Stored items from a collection
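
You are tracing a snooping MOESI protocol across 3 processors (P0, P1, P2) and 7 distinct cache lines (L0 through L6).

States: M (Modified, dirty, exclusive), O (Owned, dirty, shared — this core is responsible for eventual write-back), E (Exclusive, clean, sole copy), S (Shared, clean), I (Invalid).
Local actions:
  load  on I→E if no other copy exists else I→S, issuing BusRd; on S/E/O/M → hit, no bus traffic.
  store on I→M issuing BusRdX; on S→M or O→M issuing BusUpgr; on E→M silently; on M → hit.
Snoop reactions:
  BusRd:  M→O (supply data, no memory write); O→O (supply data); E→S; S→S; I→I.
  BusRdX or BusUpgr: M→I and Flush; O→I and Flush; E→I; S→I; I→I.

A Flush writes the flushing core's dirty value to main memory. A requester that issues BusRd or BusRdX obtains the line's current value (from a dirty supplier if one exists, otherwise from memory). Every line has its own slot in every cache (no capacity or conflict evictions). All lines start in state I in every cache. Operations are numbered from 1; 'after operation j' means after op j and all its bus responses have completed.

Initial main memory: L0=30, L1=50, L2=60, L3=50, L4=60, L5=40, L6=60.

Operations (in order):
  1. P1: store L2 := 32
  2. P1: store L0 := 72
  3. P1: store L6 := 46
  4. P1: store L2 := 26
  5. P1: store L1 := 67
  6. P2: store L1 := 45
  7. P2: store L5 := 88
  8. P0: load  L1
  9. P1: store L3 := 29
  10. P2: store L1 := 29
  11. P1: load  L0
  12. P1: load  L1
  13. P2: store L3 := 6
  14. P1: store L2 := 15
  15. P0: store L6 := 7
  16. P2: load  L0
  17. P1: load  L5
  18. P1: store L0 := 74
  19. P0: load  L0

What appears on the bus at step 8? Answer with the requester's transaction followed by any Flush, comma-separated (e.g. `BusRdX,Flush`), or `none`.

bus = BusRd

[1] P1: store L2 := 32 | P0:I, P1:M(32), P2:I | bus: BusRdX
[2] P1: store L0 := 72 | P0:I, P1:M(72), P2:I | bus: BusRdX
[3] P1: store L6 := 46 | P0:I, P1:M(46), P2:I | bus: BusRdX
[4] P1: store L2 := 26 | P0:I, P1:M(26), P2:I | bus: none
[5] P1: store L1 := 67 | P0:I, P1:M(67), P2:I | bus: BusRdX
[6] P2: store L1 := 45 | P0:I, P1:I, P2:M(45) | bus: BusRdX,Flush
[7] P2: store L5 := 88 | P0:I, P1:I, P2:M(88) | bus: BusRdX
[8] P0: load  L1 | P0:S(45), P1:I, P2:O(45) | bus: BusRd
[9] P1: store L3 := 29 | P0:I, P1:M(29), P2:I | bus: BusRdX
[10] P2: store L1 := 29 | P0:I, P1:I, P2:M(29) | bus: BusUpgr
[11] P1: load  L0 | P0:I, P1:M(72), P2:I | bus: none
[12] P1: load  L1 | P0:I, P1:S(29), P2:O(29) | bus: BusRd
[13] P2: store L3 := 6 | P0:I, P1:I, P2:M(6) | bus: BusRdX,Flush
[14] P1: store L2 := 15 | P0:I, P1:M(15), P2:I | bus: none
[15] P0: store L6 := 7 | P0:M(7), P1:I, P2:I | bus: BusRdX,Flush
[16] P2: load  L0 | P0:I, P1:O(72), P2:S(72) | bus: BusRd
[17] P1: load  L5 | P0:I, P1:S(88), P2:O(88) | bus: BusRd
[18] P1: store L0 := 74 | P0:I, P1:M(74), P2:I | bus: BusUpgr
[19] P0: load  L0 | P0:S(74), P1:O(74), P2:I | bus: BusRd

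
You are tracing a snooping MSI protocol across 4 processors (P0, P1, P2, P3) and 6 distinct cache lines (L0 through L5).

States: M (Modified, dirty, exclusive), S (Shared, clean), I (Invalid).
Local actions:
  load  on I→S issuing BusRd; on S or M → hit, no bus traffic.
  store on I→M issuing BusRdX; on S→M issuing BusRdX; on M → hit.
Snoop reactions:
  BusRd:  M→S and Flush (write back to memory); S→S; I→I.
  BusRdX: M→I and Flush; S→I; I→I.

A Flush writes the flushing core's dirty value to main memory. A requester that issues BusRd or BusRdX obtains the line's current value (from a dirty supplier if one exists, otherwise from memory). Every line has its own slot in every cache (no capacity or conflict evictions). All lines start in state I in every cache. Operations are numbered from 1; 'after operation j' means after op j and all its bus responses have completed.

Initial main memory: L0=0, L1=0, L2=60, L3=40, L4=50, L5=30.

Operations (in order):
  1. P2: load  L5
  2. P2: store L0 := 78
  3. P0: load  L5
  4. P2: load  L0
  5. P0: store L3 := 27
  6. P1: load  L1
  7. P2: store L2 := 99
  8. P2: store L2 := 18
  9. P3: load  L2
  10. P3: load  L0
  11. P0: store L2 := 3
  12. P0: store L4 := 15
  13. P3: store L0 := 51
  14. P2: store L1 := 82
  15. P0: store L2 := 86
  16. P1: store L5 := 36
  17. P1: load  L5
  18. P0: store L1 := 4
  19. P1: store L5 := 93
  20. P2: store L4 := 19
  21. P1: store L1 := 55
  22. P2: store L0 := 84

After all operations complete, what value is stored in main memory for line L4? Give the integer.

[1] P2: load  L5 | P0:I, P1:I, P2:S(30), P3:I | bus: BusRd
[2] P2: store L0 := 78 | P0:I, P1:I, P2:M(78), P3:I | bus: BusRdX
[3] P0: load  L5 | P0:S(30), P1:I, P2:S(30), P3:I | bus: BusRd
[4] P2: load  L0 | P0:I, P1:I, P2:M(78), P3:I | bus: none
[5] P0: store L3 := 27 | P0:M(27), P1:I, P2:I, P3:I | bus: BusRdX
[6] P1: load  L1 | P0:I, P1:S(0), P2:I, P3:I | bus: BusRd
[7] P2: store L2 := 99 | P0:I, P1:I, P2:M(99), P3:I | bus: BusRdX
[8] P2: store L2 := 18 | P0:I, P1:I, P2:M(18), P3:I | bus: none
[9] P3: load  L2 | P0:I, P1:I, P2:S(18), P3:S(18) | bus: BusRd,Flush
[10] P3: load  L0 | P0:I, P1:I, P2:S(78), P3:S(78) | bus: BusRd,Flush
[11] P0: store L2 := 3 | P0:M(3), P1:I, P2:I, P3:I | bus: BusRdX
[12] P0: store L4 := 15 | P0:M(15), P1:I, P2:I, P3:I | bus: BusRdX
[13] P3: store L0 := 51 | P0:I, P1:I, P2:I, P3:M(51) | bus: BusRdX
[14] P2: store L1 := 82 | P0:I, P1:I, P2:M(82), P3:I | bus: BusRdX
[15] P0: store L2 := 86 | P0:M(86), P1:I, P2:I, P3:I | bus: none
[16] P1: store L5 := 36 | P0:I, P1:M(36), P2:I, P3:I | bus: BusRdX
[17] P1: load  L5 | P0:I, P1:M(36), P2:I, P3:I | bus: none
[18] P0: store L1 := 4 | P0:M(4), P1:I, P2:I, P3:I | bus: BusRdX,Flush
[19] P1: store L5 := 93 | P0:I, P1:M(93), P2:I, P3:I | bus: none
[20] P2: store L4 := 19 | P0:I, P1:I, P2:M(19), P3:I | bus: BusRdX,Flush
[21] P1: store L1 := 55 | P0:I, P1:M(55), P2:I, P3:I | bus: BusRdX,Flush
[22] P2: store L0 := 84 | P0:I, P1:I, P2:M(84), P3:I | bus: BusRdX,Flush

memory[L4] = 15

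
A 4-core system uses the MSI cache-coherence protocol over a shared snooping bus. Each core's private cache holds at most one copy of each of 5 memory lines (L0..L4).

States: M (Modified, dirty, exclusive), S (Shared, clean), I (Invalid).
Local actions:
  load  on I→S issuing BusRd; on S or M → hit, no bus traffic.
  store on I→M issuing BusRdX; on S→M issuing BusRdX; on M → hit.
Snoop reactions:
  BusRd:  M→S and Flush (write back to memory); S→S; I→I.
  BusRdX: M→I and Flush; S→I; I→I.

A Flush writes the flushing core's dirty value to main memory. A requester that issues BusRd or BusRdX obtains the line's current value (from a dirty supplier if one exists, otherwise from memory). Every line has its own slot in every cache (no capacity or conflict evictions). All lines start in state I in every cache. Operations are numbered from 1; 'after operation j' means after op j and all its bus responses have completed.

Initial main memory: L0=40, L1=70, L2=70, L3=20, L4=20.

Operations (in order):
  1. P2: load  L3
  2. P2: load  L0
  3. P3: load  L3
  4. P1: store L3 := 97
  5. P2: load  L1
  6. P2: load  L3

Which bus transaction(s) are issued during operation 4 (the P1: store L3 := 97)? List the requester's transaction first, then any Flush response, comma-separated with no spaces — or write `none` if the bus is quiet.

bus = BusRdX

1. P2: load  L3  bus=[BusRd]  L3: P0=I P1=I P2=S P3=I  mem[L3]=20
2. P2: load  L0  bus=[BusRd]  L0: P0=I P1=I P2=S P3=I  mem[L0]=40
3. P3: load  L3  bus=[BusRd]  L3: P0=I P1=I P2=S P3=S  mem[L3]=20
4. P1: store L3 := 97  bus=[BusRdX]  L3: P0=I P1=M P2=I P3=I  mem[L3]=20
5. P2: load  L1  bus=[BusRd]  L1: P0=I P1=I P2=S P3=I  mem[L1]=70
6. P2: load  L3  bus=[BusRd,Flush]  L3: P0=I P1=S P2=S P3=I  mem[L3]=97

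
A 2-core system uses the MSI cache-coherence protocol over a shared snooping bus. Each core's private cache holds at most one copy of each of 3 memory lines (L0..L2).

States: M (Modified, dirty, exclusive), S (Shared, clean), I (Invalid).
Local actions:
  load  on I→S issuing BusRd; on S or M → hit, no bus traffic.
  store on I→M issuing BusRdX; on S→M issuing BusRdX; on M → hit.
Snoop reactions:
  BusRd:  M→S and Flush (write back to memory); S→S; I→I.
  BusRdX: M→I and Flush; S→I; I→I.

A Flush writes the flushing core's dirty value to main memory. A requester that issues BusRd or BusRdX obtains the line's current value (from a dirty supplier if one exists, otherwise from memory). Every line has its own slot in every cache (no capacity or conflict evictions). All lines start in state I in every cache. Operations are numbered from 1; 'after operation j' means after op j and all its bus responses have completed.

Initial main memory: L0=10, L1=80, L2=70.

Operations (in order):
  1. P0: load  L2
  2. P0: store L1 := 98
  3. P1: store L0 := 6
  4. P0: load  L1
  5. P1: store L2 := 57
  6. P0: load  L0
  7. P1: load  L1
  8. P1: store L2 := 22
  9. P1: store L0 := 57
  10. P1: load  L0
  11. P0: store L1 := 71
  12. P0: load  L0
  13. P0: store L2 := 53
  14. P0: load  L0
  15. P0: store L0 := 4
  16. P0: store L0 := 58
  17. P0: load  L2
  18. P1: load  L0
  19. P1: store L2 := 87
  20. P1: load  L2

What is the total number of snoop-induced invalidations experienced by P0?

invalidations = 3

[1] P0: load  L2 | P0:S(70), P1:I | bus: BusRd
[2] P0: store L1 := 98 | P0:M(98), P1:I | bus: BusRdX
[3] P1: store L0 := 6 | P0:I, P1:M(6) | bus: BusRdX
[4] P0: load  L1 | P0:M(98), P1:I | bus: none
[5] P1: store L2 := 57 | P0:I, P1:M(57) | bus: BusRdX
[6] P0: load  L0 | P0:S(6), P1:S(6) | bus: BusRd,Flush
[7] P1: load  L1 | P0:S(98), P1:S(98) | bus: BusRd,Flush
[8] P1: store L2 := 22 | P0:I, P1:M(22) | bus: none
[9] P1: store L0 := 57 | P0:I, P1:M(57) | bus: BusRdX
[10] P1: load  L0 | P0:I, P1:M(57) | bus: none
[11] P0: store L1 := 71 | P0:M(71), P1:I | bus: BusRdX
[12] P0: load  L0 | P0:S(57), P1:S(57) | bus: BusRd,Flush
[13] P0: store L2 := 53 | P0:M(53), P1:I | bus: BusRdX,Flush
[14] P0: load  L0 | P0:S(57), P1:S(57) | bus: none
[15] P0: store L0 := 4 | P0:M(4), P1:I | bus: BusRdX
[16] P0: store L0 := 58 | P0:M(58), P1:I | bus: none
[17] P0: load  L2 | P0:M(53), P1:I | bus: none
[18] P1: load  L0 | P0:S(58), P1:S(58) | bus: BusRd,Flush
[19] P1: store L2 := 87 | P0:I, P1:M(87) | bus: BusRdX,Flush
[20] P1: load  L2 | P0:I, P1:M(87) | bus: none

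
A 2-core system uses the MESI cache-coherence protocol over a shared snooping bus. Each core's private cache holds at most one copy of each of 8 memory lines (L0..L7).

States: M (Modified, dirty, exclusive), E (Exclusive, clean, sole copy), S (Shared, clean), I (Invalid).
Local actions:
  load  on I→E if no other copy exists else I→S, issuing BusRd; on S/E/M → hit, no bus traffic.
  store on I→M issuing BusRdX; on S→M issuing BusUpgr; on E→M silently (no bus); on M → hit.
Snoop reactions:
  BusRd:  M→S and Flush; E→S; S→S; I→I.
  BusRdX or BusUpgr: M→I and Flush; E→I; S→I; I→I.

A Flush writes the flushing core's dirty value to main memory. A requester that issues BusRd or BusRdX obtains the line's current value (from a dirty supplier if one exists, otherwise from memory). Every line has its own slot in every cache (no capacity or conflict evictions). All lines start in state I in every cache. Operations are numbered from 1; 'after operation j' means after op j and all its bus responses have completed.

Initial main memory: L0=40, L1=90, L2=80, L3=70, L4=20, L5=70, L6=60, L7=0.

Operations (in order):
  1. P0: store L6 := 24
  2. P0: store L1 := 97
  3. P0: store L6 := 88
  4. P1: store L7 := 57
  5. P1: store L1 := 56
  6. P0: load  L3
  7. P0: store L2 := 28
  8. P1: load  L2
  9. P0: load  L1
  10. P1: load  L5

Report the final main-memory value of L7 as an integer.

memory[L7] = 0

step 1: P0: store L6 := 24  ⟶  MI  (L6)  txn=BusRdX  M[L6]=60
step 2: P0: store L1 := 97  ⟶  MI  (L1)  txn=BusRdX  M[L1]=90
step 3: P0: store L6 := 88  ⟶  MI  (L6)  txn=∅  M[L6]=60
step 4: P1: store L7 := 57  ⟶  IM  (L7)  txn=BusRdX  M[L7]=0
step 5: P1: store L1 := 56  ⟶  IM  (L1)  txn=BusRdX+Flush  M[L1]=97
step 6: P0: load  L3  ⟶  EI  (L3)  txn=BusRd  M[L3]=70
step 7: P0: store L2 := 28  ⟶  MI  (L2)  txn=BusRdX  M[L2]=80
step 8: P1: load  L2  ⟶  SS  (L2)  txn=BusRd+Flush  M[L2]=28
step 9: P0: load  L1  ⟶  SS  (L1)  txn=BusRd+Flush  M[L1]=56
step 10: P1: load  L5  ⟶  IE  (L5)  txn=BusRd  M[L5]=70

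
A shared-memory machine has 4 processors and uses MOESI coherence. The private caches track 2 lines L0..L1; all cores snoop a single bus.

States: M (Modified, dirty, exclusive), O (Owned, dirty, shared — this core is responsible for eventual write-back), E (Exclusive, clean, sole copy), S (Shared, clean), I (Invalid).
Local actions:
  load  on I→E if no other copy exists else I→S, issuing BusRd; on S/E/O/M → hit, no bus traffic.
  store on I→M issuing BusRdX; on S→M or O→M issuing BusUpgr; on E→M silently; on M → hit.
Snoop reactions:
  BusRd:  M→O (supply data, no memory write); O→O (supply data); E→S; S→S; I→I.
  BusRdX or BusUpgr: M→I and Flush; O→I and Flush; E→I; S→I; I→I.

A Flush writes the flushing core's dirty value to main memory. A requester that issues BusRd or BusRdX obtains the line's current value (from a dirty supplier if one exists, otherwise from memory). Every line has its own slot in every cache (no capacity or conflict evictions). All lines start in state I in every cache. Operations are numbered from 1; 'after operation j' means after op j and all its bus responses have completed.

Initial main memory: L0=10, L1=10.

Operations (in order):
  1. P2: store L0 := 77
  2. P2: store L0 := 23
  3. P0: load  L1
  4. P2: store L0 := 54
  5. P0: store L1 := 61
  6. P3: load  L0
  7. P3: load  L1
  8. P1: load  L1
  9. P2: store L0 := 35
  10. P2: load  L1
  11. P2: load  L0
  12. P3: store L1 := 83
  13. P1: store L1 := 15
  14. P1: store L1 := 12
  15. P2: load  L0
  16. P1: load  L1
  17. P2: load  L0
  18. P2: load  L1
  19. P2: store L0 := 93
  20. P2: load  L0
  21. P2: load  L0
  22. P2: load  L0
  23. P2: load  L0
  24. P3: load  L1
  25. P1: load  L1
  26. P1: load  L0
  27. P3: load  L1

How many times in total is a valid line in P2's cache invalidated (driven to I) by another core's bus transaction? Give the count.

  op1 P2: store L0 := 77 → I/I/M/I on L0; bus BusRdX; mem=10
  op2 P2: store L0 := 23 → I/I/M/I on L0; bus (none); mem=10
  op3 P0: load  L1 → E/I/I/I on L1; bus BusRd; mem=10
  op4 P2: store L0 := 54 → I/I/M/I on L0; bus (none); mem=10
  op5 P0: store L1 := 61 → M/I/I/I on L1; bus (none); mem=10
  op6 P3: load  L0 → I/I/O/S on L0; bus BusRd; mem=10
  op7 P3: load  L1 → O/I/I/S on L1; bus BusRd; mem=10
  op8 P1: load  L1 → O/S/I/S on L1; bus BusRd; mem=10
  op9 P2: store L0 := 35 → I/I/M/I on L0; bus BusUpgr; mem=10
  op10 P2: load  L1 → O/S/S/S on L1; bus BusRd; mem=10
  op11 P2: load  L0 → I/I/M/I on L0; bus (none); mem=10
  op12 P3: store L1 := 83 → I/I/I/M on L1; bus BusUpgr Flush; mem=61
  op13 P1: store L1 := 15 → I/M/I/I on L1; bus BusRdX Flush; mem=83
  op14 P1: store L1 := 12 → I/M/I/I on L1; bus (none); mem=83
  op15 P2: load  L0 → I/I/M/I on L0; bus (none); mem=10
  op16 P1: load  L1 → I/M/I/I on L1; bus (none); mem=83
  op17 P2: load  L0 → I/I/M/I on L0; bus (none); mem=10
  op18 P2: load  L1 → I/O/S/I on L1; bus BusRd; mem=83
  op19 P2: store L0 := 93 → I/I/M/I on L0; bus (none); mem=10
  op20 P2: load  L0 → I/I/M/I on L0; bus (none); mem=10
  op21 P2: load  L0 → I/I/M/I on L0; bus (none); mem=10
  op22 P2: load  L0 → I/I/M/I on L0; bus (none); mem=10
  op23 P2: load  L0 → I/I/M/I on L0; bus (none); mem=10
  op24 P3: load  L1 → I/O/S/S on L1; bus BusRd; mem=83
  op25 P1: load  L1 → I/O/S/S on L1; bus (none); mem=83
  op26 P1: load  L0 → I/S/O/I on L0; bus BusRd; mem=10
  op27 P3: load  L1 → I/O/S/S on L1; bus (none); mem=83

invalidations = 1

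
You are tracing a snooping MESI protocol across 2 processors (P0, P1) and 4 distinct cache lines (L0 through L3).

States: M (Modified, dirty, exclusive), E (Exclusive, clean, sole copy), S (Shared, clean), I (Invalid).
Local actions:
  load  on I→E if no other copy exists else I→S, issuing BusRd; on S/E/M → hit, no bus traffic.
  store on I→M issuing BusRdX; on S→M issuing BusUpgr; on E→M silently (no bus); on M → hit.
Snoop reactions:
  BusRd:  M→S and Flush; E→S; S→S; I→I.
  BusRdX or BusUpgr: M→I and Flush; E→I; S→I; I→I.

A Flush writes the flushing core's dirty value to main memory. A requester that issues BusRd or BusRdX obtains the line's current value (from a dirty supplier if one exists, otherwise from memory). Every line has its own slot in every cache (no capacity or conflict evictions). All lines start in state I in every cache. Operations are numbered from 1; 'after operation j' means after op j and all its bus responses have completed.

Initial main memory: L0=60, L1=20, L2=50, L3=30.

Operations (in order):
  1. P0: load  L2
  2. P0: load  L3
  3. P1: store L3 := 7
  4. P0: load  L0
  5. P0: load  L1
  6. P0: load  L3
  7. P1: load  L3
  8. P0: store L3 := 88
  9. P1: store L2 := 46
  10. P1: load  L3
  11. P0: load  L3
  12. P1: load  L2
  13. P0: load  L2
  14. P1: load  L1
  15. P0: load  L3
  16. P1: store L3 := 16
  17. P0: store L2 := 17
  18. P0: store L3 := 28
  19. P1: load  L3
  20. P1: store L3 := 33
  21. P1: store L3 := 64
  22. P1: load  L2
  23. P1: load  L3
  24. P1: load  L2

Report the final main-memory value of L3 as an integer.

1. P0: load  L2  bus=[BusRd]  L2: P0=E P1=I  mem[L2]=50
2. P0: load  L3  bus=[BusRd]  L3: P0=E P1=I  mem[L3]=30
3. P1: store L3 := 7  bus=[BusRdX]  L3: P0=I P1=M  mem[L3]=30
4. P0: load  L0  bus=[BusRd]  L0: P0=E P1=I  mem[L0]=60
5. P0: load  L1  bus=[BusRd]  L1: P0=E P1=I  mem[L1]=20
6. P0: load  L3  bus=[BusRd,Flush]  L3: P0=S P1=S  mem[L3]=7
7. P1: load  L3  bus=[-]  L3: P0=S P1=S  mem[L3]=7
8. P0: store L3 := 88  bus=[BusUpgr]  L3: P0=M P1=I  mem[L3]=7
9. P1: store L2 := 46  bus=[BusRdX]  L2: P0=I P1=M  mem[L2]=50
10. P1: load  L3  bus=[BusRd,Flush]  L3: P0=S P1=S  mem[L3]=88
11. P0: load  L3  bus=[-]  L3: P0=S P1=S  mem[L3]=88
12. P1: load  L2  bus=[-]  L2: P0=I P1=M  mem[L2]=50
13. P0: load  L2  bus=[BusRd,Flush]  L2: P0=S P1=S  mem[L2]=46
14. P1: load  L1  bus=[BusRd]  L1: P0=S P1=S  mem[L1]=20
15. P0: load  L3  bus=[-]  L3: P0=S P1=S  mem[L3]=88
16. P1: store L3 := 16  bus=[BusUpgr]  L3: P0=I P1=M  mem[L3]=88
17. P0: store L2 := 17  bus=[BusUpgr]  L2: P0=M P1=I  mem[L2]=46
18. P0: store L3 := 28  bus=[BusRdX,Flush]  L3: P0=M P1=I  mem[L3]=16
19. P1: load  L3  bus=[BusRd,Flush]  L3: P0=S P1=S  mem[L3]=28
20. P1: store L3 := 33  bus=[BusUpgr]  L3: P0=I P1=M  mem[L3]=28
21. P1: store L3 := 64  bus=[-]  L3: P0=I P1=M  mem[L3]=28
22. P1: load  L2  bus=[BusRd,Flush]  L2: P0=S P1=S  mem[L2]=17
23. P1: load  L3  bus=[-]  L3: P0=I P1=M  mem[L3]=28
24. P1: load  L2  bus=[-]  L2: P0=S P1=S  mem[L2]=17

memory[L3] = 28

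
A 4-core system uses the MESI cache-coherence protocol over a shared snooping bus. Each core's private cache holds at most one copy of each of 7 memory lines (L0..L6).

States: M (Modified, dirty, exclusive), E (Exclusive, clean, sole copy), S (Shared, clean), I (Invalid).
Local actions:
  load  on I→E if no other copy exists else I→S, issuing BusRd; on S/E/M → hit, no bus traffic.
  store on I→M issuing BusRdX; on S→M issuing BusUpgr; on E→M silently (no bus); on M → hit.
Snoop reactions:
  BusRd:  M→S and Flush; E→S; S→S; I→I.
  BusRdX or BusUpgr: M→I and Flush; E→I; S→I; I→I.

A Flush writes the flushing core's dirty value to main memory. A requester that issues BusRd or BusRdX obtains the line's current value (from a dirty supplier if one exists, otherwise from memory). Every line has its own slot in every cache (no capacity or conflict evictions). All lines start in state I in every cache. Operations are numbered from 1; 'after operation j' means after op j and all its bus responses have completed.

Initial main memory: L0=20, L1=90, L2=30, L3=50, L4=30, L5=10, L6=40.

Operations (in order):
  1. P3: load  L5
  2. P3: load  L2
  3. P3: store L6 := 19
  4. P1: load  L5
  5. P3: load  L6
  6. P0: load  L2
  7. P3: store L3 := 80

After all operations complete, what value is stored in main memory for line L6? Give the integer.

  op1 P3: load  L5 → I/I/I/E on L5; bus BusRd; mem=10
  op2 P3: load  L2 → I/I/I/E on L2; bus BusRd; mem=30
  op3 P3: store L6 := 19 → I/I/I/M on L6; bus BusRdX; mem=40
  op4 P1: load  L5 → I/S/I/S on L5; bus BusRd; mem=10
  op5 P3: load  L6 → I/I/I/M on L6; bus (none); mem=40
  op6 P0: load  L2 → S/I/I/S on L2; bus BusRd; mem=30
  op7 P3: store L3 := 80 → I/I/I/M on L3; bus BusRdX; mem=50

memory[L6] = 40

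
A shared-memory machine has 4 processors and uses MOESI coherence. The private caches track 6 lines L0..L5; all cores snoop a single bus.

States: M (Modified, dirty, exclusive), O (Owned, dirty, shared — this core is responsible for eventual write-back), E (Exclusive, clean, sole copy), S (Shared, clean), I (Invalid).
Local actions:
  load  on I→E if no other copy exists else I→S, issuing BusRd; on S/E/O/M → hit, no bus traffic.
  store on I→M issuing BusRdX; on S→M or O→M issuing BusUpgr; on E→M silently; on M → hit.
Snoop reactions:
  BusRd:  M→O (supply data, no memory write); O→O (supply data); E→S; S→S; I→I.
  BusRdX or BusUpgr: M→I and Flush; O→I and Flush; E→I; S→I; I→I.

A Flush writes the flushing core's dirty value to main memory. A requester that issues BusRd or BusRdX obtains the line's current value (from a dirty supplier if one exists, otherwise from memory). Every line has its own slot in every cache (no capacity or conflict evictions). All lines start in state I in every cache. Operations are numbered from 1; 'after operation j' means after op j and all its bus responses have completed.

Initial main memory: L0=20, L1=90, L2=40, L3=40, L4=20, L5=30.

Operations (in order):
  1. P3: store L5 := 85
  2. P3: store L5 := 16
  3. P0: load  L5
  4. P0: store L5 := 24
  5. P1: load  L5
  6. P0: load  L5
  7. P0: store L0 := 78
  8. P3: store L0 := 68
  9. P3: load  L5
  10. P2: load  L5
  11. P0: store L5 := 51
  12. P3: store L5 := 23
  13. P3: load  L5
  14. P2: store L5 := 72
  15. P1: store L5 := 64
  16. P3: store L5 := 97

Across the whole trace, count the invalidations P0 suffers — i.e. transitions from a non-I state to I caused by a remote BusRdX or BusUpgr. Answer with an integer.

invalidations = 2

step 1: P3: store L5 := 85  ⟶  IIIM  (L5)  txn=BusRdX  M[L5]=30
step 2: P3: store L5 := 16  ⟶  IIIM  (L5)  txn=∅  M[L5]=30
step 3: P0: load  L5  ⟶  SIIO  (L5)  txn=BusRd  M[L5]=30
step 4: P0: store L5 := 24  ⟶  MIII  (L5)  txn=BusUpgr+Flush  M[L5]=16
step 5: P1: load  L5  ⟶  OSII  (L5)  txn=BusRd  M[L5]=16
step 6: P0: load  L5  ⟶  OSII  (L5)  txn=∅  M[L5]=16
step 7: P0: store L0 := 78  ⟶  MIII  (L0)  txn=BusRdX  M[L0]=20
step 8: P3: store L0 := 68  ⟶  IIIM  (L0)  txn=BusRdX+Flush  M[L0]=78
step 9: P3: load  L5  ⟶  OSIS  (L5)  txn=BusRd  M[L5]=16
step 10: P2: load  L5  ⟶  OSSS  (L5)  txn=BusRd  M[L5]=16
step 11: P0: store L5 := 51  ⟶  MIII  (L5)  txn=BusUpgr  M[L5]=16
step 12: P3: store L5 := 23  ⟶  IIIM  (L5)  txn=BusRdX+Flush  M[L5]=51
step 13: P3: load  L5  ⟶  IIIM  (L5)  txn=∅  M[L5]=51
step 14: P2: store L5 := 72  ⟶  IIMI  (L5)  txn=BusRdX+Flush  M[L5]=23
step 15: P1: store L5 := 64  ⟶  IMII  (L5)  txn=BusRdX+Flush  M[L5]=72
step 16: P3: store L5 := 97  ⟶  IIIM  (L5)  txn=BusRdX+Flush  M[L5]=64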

### TRY IT
Count every line of the records that holds the string "MOESI". Write only the total.

### EXPECTED ANSWER
3